++++ DATA SUPPLIED ++++

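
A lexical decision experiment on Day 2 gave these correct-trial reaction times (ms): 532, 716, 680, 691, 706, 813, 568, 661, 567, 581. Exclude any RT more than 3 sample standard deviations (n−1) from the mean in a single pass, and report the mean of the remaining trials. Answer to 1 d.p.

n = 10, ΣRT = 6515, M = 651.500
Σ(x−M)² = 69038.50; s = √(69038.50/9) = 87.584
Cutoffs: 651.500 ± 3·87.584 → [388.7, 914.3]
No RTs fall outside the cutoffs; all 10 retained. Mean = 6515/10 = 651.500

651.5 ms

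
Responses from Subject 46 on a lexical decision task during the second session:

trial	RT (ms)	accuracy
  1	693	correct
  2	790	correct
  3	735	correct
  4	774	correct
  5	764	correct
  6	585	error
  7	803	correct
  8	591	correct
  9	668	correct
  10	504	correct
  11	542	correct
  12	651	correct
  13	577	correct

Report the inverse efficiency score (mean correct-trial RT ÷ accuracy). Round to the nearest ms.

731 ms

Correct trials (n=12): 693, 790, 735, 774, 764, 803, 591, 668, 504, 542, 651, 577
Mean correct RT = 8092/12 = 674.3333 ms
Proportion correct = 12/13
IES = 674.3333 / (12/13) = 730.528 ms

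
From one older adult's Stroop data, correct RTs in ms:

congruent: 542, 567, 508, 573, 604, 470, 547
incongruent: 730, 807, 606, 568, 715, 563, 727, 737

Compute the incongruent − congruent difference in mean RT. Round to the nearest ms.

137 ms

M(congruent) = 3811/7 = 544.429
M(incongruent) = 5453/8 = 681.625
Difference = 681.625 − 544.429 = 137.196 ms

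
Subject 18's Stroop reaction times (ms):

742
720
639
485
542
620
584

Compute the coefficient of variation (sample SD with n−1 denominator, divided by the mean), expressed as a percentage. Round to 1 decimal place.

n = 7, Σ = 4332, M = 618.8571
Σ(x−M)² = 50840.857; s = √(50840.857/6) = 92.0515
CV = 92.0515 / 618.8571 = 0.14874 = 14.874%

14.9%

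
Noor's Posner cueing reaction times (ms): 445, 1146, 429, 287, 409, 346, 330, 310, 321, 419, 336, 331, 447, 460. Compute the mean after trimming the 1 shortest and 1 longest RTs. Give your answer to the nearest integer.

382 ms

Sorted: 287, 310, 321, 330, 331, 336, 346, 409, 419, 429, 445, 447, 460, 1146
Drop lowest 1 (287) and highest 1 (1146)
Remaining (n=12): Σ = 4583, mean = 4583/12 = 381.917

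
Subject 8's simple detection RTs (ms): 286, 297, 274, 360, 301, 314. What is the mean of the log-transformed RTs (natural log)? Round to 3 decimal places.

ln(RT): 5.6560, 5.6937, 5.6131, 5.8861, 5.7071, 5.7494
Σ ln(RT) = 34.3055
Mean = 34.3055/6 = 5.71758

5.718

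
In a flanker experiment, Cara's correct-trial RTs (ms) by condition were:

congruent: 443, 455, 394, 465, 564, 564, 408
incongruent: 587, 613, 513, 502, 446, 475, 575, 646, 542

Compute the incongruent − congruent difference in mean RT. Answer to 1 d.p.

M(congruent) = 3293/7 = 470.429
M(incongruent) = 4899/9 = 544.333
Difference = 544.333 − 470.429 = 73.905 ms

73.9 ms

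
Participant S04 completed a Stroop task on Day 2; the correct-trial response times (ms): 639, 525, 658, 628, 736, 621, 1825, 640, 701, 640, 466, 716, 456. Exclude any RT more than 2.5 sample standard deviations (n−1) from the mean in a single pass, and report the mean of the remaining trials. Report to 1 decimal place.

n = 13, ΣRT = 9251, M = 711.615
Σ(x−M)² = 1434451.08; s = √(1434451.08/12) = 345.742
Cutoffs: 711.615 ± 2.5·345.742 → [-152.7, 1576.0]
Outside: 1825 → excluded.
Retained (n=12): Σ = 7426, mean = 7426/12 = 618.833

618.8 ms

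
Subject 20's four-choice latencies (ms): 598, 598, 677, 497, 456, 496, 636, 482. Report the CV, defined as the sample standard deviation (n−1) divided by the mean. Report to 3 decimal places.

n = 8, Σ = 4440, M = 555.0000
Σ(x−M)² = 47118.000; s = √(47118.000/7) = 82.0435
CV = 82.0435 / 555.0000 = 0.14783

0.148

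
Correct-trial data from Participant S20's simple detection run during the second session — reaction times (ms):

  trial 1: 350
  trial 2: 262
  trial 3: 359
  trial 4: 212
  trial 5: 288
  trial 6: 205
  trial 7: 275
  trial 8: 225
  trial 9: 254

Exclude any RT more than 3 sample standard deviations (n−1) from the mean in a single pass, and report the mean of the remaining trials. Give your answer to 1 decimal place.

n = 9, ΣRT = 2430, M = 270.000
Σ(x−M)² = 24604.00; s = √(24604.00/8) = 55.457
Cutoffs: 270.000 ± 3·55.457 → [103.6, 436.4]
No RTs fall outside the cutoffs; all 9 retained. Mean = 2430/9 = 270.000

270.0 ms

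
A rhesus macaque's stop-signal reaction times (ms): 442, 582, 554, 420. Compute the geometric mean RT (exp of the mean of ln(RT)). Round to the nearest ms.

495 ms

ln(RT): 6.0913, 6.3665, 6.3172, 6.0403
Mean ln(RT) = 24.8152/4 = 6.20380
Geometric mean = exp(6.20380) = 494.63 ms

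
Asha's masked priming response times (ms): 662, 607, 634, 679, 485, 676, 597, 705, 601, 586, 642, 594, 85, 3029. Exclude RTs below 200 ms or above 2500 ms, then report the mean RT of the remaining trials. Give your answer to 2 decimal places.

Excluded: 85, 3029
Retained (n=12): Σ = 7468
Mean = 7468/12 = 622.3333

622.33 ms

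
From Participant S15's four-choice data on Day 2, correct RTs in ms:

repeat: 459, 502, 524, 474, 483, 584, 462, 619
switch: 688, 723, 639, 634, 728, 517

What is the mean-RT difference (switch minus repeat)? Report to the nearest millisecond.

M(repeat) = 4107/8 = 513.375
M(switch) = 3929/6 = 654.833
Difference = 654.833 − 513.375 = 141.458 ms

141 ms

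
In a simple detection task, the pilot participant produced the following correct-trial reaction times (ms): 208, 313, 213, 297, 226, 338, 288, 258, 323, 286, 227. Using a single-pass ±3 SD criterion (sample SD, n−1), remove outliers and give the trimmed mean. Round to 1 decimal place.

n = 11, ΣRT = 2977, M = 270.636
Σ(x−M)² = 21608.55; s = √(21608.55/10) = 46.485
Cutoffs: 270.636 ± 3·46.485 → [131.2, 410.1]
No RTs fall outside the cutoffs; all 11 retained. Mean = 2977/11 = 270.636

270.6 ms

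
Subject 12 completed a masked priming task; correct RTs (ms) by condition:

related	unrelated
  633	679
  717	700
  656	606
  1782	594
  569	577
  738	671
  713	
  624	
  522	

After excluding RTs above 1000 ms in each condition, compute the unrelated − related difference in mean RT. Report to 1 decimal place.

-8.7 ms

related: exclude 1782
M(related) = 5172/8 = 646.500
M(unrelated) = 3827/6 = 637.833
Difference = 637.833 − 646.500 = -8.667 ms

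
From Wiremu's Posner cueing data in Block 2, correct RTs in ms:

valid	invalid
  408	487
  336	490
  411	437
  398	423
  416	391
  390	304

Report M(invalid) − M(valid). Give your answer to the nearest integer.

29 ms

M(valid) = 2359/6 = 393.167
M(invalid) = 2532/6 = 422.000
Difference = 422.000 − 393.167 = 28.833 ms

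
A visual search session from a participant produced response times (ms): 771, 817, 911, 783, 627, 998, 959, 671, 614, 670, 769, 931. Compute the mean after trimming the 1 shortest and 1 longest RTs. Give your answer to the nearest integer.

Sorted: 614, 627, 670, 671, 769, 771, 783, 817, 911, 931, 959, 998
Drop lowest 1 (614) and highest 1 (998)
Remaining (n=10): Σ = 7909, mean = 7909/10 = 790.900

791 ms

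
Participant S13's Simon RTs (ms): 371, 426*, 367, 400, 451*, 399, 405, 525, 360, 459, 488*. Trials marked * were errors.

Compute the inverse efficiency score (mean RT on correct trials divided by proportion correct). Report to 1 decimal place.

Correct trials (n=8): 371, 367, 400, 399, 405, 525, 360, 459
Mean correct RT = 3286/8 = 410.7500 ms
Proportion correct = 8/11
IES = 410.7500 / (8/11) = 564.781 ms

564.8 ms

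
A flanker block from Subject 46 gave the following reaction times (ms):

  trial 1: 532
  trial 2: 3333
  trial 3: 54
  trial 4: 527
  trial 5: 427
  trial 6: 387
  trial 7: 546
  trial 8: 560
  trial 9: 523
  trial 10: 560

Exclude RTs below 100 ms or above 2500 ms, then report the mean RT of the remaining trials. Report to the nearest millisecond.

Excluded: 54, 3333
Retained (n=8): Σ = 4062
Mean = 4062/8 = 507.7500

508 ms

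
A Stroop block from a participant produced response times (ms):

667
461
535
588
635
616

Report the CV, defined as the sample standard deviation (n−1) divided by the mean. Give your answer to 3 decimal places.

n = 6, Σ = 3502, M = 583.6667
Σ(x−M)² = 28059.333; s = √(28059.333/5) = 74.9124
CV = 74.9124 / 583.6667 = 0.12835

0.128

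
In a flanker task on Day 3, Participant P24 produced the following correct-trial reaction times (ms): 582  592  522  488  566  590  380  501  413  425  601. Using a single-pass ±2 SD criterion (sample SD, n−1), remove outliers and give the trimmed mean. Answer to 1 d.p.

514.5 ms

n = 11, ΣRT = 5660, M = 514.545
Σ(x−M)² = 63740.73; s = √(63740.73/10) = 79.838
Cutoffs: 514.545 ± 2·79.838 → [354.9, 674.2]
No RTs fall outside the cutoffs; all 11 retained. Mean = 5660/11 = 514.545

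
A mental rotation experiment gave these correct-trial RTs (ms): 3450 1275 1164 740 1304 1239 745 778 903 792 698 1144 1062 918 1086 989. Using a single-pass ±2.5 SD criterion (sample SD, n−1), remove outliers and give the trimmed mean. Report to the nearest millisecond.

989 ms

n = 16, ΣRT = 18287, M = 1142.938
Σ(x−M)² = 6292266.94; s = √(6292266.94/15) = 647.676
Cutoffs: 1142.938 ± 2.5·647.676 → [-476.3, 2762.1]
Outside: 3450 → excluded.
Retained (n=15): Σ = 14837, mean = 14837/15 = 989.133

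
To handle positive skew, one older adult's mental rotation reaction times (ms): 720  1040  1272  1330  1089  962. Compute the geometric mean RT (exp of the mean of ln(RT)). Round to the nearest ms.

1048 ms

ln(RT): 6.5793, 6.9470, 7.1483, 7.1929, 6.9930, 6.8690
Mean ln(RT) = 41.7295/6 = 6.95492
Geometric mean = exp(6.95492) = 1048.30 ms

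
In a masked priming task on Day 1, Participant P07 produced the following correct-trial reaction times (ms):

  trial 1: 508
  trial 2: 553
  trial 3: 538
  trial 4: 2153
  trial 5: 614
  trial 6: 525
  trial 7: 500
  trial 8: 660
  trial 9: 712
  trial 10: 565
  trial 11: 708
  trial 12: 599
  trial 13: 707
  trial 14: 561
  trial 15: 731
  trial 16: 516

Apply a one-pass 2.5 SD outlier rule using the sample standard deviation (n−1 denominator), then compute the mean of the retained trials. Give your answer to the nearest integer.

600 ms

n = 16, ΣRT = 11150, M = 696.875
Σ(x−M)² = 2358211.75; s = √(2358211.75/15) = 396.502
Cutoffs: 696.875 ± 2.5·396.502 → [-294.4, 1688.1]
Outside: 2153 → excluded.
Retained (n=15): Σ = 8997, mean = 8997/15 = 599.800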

++++

#### EXERCISE DIRECTIONS:
Among the lines above, return those that contain the string "were".

#### ANSWER TO THE EXERCISE:
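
In a flanker experiment, Cara's correct-trial RTs (ms) by condition were:
Participant S13's Simon RTs (ms): 371, 426*, 367, 400, 451*, 399, 405, 525, 360, 459, 488*. Trials marked * were errors.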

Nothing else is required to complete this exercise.